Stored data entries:
•••

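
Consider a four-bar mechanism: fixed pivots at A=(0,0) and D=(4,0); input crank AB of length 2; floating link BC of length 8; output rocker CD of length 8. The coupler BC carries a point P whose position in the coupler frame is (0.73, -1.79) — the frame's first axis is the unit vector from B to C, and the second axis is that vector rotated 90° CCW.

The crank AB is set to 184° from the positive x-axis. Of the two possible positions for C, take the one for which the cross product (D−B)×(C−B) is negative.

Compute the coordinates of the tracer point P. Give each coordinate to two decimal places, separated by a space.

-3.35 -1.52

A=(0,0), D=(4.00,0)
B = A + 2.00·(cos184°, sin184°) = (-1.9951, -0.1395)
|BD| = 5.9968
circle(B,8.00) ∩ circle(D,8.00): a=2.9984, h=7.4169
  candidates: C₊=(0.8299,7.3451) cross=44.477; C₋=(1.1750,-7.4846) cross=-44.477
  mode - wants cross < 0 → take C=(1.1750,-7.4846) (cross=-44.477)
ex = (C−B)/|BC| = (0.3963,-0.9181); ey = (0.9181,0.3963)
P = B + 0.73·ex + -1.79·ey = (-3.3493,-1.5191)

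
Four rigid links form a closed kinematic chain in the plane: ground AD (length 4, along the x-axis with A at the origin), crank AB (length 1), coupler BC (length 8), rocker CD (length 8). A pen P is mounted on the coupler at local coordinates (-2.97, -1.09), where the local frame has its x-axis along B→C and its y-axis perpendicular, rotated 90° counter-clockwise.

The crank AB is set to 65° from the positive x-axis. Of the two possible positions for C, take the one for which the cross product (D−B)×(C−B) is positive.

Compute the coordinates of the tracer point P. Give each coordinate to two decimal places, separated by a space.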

•••

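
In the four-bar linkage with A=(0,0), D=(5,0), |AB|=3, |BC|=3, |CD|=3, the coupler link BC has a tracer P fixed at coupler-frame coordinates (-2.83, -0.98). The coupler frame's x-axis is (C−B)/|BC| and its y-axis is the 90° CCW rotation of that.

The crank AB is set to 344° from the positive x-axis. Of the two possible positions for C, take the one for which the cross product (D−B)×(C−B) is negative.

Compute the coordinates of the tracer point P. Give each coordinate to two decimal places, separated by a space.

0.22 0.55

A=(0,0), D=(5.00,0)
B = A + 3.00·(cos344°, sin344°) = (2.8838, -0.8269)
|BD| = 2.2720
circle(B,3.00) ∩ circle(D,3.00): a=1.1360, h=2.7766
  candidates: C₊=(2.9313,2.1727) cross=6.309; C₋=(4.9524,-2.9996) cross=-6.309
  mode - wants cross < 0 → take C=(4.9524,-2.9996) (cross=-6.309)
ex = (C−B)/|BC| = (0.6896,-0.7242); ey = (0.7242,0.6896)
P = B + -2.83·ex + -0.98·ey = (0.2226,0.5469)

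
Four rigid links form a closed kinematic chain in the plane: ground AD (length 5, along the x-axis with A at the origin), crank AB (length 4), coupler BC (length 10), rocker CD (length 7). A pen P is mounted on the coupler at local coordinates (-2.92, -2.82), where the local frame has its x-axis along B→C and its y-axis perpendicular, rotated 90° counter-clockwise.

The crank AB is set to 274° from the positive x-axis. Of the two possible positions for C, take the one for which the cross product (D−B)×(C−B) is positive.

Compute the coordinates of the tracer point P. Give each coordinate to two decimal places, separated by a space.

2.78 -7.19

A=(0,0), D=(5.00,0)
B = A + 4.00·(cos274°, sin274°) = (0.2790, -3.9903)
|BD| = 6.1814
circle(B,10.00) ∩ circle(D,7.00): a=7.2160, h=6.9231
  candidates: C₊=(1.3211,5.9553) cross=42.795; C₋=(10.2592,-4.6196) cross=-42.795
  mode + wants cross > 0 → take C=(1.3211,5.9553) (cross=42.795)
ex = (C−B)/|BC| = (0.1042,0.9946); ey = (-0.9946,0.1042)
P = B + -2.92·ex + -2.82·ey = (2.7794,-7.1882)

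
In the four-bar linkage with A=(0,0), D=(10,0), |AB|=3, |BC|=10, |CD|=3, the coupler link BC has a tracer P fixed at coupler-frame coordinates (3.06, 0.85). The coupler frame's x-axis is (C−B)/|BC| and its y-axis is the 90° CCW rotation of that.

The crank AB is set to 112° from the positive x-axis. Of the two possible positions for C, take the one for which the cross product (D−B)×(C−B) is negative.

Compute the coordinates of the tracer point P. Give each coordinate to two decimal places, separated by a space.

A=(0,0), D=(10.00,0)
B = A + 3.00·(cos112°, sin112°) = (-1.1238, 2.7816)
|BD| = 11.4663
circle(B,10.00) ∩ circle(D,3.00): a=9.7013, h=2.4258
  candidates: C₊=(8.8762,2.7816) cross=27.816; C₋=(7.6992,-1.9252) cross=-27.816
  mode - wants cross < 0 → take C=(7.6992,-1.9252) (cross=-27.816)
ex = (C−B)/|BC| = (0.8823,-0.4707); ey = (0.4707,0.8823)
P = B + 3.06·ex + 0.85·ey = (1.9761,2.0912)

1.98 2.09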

•••

Go to the line with "coordinates (-2.83, -0.98)." in the entries above and repeat every line from there through the line with "The crank AB is set to 344°", exactly and with no other text.

◆ Task answer ◆
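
In the four-bar linkage with A=(0,0), D=(5,0), |AB|=3, |BC|=3, |CD|=3, the coupler link BC has a tracer P fixed at coupler-frame coordinates (-2.83, -0.98). The coupler frame's x-axis is (C−B)/|BC| and its y-axis is the 90° CCW rotation of that.

The crank AB is set to 344° from the positive x-axis. Of the two possible positions for C, take the one for which the cross product (D−B)×(C−B) is negative.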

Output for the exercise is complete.